*Data extract*:
----------------

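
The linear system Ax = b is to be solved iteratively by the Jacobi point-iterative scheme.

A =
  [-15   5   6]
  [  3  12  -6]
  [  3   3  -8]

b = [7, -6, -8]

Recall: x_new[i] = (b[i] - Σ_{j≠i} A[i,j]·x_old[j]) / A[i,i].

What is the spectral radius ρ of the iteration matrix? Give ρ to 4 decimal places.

0.5476

A = D + L + U where D = diag(-15, 12, -8).
Jacobi: T = -D⁻¹(L+U), T[1,2] = -(-6)/(12) = +0.5000; T[1,1] = 0.
  T[0,:] = [+0.0000, +0.3333, +0.4000]
  T[1,:] = [-0.2500, +0.0000, +0.5000]
  T[2,:] = [+0.3750, +0.3750, +0.0000]
|roots of det(T-λI)|: 0.5476, 0.4450, 0.1026.
ρ(T) = max|λ| = 0.5476; 0.5476 < 1: convergent.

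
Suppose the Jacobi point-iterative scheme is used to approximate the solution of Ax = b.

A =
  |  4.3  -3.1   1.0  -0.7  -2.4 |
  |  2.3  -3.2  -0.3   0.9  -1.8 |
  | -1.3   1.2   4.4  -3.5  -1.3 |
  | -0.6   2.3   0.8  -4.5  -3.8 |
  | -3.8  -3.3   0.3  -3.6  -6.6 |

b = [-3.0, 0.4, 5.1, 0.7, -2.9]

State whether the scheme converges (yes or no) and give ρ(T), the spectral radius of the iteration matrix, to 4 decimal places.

no, ρ = 1.1264

A = D + L + U where D = diag(4.3, -3.2, 4.4, -4.5, -6.6).
T_J = -D⁻¹(L+U): T[2,0] = -(-1.3)/(4.4) = +0.2955; T[2,2] = 0.
  T[0,:] = [+0.0000 +0.7209 -0.2326 +0.1628 +0.5581]
  T[1,:] = [+0.7188 +0.0000 -0.0938 +0.2812 -0.5625]
  T[2,:] = [+0.2955 -0.2727 +0.0000 +0.7955 +0.2955]
  T[3,:] = [-0.1333 +0.5111 +0.1778 +0.0000 -0.8444]
  T[4,:] = [-0.5758 -0.5000 +0.0455 -0.5455 +0.0000]
|eigenvalues of T|: 1.1264, 0.8125, 0.8125, 0.5264, 0.2126.
ρ(T) = max|λ| = 1.1264; 1.1264 > 1, so it fails to converge.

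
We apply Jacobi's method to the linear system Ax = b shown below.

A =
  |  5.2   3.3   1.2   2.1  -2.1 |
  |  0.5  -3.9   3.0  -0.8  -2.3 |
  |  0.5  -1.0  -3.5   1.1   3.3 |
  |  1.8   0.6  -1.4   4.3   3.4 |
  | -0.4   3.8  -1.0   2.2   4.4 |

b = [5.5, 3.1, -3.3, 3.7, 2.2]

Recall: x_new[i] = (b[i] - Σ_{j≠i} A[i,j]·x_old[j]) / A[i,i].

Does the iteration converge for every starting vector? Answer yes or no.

Let D = diag(5.2, -3.9, -3.5, 4.3, 4.4); L, U the strict triangles.
T_J = -D⁻¹(L+U): T[1,3] = -(-0.8)/(-3.9) = -0.2051; T[1,1] = 0.
  T[0,:] = [+0.0000  -0.6346  -0.2308  -0.4038  +0.4038]
  T[1,:] = [+0.1282  +0.0000  +0.7692  -0.2051  -0.5897]
  T[2,:] = [+0.1429  -0.2857  +0.0000  +0.3143  +0.9429]
  T[3,:] = [-0.4186  -0.1395  +0.3256  +0.0000  -0.7907]
  T[4,:] = [+0.0909  -0.8636  +0.2273  -0.5000  +0.0000]
eigenvalue magnitudes: 1.3950, 0.6764, 0.6764, 0.6185, 0.1256.
ρ(T) = max|λ| = 1.3950; 1.3950 > 1: divergent.

no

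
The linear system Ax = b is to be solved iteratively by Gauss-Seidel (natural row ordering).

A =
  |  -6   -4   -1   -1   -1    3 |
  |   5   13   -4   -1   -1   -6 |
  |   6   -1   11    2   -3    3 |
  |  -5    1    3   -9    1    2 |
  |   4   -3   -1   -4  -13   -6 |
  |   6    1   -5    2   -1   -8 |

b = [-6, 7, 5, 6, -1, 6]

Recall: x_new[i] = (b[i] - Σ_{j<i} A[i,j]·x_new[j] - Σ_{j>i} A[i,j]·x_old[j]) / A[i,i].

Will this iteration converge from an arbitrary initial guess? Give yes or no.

A = D + L + U where D = diag(-6, 13, 11, -9, -13, -8).
GS T = -(D+L)⁻¹U: row 0 first, T[0,5] = -(3)/(-6) = +0.5000; later rows by forward substitution.
  T[0,:] = [+0.0000 -0.6667 -0.1667 -0.1667 -0.1667 +0.5000]
  T[1,:] = [+0.0000 +0.2564 +0.3718 +0.1410 +0.1410 +0.2692]
  T[2,:] = [+0.0000 +0.3869 +0.1247 -0.0781 +0.3765 -0.5210]
  T[3,:] = [+0.0000 +0.5278 +0.1755 +0.0822 +0.3449 -0.1993]
  T[4,:] = [+0.0000 -0.4565 -0.2007 -0.1031 -0.2189 -0.2684]
  T[5,:] = [+0.0000 -0.5208 -0.0875 -0.0251 -0.2291 +0.7180]
|λ(T)| sorted: 0.8610, 0.3724, 0.3724, 0.2760, 0.0435, 0.0000.
ρ = 0.8610; 0.8610 < 1: convergent.

yes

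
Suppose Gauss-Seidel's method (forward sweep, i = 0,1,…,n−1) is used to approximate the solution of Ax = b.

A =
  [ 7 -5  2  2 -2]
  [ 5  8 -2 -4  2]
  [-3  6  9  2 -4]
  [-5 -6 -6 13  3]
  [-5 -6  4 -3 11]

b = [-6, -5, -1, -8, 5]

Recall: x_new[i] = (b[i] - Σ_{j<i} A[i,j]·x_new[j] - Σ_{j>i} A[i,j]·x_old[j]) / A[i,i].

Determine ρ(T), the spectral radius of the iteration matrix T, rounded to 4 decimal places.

A = D + L + U where D = diag(7, 8, 9, 13, 11).
T_GS = -(D+L)⁻¹U: row 0 first, T[0,2] = -(2)/(7) = -0.2857; later rows by forward substitution.
  T[0,:] = [+0.0000  +0.7143  -0.2857  -0.2857  +0.2857]
  T[1,:] = [+0.0000  -0.4464  +0.4286  +0.6786  -0.4286]
  T[2,:] = [+0.0000  +0.5357  -0.3810  -0.7698  +0.8254]
  T[3,:] = [+0.0000  +0.3159  -0.0879  -0.1520  +0.0623]
  T[4,:] = [+0.0000  -0.0275  +0.2184  +0.4787  -0.3871]
moduli |λ_i(T)| = 1.3915, 0.2082, 0.1199, 0.1199, 0.0000.
ρ(T) = max|λ| = 1.3915; 1.3915 > 1 ⇒ diverges.

1.3915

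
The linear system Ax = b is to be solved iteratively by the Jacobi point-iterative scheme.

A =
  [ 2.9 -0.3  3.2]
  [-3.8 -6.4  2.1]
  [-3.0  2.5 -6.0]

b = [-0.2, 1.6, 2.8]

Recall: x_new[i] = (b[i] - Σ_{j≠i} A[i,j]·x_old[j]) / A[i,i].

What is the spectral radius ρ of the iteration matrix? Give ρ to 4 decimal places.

Write A = D+L+U with D = diag(2.9, -6.4, -6).
Jacobi: T = -D⁻¹(L+U), T[2,0] = -(-3)/(-6) = -0.5000; T[2,2] = 0.
  T[0,:] = [+0.0000, +0.1034, -1.1034]
  T[1,:] = [-0.5938, +0.0000, +0.3281]
  T[2,:] = [-0.5000, +0.4167, +0.0000]
|λ(T)| sorted: 0.9473, 0.5199, 0.5199.
spectral radius ρ = 0.9473; 0.9473 < 1 ⇒ converges.

0.9473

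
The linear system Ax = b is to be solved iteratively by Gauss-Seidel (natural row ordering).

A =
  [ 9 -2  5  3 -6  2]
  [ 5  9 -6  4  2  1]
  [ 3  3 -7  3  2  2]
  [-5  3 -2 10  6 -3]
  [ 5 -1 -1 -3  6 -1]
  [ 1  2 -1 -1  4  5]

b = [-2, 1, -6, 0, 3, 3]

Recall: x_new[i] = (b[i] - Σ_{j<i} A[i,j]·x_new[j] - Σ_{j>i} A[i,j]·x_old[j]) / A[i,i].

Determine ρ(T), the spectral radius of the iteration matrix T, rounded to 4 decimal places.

Let D = diag(9, 9, -7, 10, 6, 5); L, U the strict triangles.
Gauss-Seidel: T = -(D+L)⁻¹U, row 0 first, T[0,5] = -(2)/(9) = -0.2222; later rows by forward substitution.
  T[0,:] = [+0.0000  +0.2222  -0.5556  -0.3333  +0.6667  -0.2222]
  T[1,:] = [+0.0000  -0.1235  +0.9753  -0.2593  -0.5926  +0.0123]
  T[2,:] = [+0.0000  +0.0423  +0.1799  +0.1746  +0.3175  +0.1958]
  T[3,:] = [+0.0000  +0.1566  -0.5344  -0.0540  -0.0254  +0.2243]
  T[4,:] = [+0.0000  -0.1204  +0.3883  +0.2367  -0.6141  +0.4987]
  T[5,:] = [+0.0000  +0.1410  -0.6606  +0.0051  +0.6534  -0.2754]
|λ(T)| sorted: 1.1918, 0.4570, 0.4570, 0.0819, 0.0623, 0.0000.
ρ = 1.1918; 1.1918 > 1: divergent.

1.1918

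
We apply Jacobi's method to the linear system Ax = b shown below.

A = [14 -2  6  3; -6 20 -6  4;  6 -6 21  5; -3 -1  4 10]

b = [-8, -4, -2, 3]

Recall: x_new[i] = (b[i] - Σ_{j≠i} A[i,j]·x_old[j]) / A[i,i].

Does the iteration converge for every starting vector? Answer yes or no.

yes

Write A = D+L+U with D = diag(14, 20, 21, 10).
Jacobi: T = -D⁻¹(L+U), T[1,3] = -(4)/(20) = -0.2000; T[1,1] = 0.
  T[0,:] = [+0.0000, +0.1429, -0.4286, -0.2143]
  T[1,:] = [+0.3000, +0.0000, +0.3000, -0.2000]
  T[2,:] = [-0.2857, +0.2857, +0.0000, -0.2381]
  T[3,:] = [+0.3000, +0.1000, -0.4000, +0.0000]
|roots of det(T-λI)|: 0.6134, 0.4966, 0.2372, 0.2372.
ρ(T) = max|λ| = 0.6134; 0.6134 < 1: convergent.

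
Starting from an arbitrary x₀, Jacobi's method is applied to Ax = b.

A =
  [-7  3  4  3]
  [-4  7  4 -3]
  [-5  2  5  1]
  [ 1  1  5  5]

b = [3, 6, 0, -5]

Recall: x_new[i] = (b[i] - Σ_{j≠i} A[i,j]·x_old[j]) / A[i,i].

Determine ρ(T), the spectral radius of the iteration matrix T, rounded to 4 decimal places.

A = D + L + U where D = diag(-7, 7, 5, 5).
T_J = -D⁻¹(L+U): T[1,3] = -(-3)/(7) = +0.4286; T[1,1] = 0.
  T[0,:] = [+0.0000 +0.4286 +0.5714 +0.4286]
  T[1,:] = [+0.5714 +0.0000 -0.5714 +0.4286]
  T[2,:] = [+1.0000 -0.4000 +0.0000 -0.2000]
  T[3,:] = [-0.2000 -0.2000 -1.0000 +0.0000]
|roots of det(T-λI)|: 1.2799, 0.7447, 0.7447, 0.0081.
spectral radius ρ = 1.2799; 1.2799 > 1: divergent.

1.2799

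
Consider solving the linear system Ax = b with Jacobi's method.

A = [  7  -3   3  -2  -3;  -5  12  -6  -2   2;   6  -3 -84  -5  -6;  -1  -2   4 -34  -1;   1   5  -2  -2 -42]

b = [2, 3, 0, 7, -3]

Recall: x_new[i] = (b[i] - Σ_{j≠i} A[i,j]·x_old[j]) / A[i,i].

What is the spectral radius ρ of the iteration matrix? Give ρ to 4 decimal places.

A = D + L + U where D = diag(7, 12, -84, -34, -42).
T_J = -D⁻¹(L+U): T[1,2] = -(-6)/(12) = +0.5000; T[1,1] = 0.
  T[0,:] = [+0.0000, +0.4286, -0.4286, +0.2857, +0.4286]
  T[1,:] = [+0.4167, +0.0000, +0.5000, +0.1667, -0.1667]
  T[2,:] = [+0.0714, -0.0357, +0.0000, -0.0595, -0.0714]
  T[3,:] = [-0.0294, -0.0588, +0.1176, +0.0000, -0.0294]
  T[4,:] = [+0.0238, +0.1190, -0.0476, -0.0476, +0.0000]
|λ(T)| sorted: 0.4223, 0.2359, 0.2359, 0.0407, 0.0407.
ρ(T) = max|λ| = 0.4223; 0.4223 < 1, so it converges for any x₀.

0.4223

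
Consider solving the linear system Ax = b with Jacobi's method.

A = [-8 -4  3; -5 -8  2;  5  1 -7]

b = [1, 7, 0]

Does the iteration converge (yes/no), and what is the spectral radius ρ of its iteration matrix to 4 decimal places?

Write A = D+L+U with D = diag(-8, -8, -7).
Jacobi T = -D⁻¹(L+U): T[1,0] = -(-5)/(-8) = -0.6250; T[1,1] = 0.
  T[0,:] = [+0.0000  -0.5000  +0.3750]
  T[1,:] = [-0.6250  +0.0000  +0.2500]
  T[2,:] = [+0.7143  +0.1429  +0.0000]
|eigenvalues of T|: 0.8701, 0.6546, 0.2155.
ρ(T) = max|λ| = 0.8701; 0.8701 < 1 ⇒ converges.

yes, ρ = 0.8701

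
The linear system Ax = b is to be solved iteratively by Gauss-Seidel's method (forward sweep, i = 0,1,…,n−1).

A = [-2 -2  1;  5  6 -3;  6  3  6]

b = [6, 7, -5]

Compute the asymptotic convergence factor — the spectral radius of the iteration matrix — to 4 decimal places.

0.8678

Diagonal D = diag(-2, 6, 6); L, U strict lower/upper.
T_GS = -(D+L)⁻¹U: row 0 first, T[0,1] = -(-2)/(-2) = -1.0000; later rows by forward substitution.
  T[0,:] = [+0.0000  -1.0000  +0.5000]
  T[1,:] = [+0.0000  +0.8333  +0.0833]
  T[2,:] = [+0.0000  +0.5833  -0.5417]
|eigenvalues of T|: 0.8678, 0.5762, 0.0000.
ρ = 0.8678; 0.8678 < 1, so it converges for any x₀.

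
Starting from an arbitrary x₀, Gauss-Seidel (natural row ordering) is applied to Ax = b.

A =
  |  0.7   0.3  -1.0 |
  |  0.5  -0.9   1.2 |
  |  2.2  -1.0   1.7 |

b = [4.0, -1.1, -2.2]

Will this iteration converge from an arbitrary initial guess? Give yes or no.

no

Write A = D+L+U with D = diag(0.7, -0.9, 1.7).
T_GS = -(D+L)⁻¹U: row 0 first, T[0,1] = -(0.3)/(0.7) = -0.4286; later rows by forward substitution.
  T[0,:] = [+0.0000 -0.4286 +1.4286]
  T[1,:] = [+0.0000 -0.2381 +2.1270]
  T[2,:] = [+0.0000 +0.4146 -0.5976]
|λ(T)| sorted: 1.3739, 0.5382, 0.0000.
spectral radius ρ = 1.3739; 1.3739 > 1 ⇒ diverges.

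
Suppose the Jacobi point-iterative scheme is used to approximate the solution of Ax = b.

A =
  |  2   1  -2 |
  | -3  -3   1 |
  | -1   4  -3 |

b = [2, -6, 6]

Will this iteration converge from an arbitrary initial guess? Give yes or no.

Split A = D + L + U, D = diag(2, -3, -3).
Jacobi: T = -D⁻¹(L+U), T[1,0] = -(-3)/(-3) = -1.0000; T[1,1] = 0.
  T[0,:] = [+0.0000, -0.5000, +1.0000]
  T[1,:] = [-1.0000, +0.0000, +0.3333]
  T[2,:] = [-0.3333, +1.3333, +0.0000]
|roots of det(T-λI)|: 1.2713, 1.0025, 1.0025.
spectral radius ρ = 1.2713; 1.2713 > 1: divergent.

no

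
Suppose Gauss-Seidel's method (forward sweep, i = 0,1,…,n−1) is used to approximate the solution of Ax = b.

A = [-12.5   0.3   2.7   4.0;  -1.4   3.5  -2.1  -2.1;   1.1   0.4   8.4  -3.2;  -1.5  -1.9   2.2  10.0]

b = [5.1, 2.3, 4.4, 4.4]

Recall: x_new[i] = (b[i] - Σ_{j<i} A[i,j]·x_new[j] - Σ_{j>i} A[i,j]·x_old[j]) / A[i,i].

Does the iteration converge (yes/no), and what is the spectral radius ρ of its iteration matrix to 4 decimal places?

yes, ρ = 0.2917

Diagonal D = diag(-12.5, 3.5, 8.4, 10); L, U strict lower/upper.
Gauss-Seidel: T = -(D+L)⁻¹U, row 0 first, T[0,3] = -(4)/(-12.5) = +0.3200; later rows by forward substitution.
  T[0,:] = [+0.0000, +0.0240, +0.2160, +0.3200]
  T[1,:] = [+0.0000, +0.0096, +0.6864, +0.7280]
  T[2,:] = [+0.0000, -0.0036, -0.0610, +0.3044]
  T[3,:] = [+0.0000, +0.0062, +0.1762, +0.1194]
eigenvalue magnitudes: 0.2917, 0.2102, 0.0134, 0.0000.
spectral radius ρ = 0.2917; 0.2917 < 1: convergent.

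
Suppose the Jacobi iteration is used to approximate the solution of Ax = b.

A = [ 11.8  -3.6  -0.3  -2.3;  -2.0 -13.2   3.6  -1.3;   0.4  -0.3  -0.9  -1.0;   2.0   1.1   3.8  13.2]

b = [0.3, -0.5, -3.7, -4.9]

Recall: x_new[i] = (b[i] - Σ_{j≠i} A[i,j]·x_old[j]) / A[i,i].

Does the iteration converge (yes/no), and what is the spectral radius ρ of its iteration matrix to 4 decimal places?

Split A = D + L + U, D = diag(11.8, -13.2, -0.9, 13.2).
T_J = -D⁻¹(L+U): T[2,3] = -(-1)/(-0.9) = -1.1111; T[2,2] = 0.
  T[0,:] = [+0.0000  +0.3051  +0.0254  +0.1949]
  T[1,:] = [-0.1515  +0.0000  +0.2727  -0.0985]
  T[2,:] = [+0.4444  -0.3333  +0.0000  -1.1111]
  T[3,:] = [-0.1515  -0.0833  -0.2879  +0.0000]
|λ(T)| sorted: 0.5663, 0.4514, 0.3101, 0.3101.
spectral radius ρ = 0.5663; 0.5663 < 1 ⇒ converges.

yes, ρ = 0.5663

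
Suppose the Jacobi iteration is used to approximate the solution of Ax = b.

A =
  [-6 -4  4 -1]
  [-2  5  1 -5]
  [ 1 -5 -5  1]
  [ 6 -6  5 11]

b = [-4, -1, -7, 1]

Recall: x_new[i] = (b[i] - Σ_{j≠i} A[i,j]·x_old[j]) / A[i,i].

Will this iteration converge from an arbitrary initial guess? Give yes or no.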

----------------

*What to do*:
All lines from the line holding "b = [5.1, 2.3, 4.4, 4.4]" through the end of the records above need to be transcribed exactly, and no other text should appear.

*Reply to the task*:
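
b = [5.1, 2.3, 4.4, 4.4]

Recall: x_new[i] = (b[i] - Σ_{j<i} A[i,j]·x_new[j] - Σ_{j>i} A[i,j]·x_old[j]) / A[i,i].

Does the iteration converge (yes/no), and what is the spectral radius ρ of its iteration matrix to 4 decimal places?

yes, ρ = 0.2917

Diagonal D = diag(-12.5, 3.5, 8.4, 10); L, U strict lower/upper.
Gauss-Seidel: T = -(D+L)⁻¹U, row 0 first, T[0,3] = -(4)/(-12.5) = +0.3200; later rows by forward substitution.
  T[0,:] = [+0.0000, +0.0240, +0.2160, +0.3200]
  T[1,:] = [+0.0000, +0.0096, +0.6864, +0.7280]
  T[2,:] = [+0.0000, -0.0036, -0.0610, +0.3044]
  T[3,:] = [+0.0000, +0.0062, +0.1762, +0.1194]
eigenvalue magnitudes: 0.2917, 0.2102, 0.0134, 0.0000.
spectral radius ρ = 0.2917; 0.2917 < 1: convergent.

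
Suppose the Jacobi iteration is used to approximate the solution of Ax = b.

A = [ 11.8  -3.6  -0.3  -2.3;  -2.0 -13.2   3.6  -1.3;   0.4  -0.3  -0.9  -1.0;   2.0   1.1   3.8  13.2]

b = [0.3, -0.5, -3.7, -4.9]

Recall: x_new[i] = (b[i] - Σ_{j≠i} A[i,j]·x_old[j]) / A[i,i].

Does the iteration converge (yes/no), and what is the spectral radius ρ of its iteration matrix to 4 decimal places?

Split A = D + L + U, D = diag(11.8, -13.2, -0.9, 13.2).
T_J = -D⁻¹(L+U): T[2,3] = -(-1)/(-0.9) = -1.1111; T[2,2] = 0.
  T[0,:] = [+0.0000  +0.3051  +0.0254  +0.1949]
  T[1,:] = [-0.1515  +0.0000  +0.2727  -0.0985]
  T[2,:] = [+0.4444  -0.3333  +0.0000  -1.1111]
  T[3,:] = [-0.1515  -0.0833  -0.2879  +0.0000]
|λ(T)| sorted: 0.5663, 0.4514, 0.3101, 0.3101.
spectral radius ρ = 0.5663; 0.5663 < 1 ⇒ converges.

yes, ρ = 0.5663

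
Suppose the Jacobi iteration is used to approximate the solution of Ax = b.

A =
  [-6 -4  4 -1]
  [-2  5  1 -5]
  [ 1 -5 -5  1]
  [ 6 -6  5 11]

b = [-4, -1, -7, 1]

Recall: x_new[i] = (b[i] - Σ_{j≠i} A[i,j]·x_old[j]) / A[i,i].

Will this iteration converge from an arbitrary initial guess? Give yes or no.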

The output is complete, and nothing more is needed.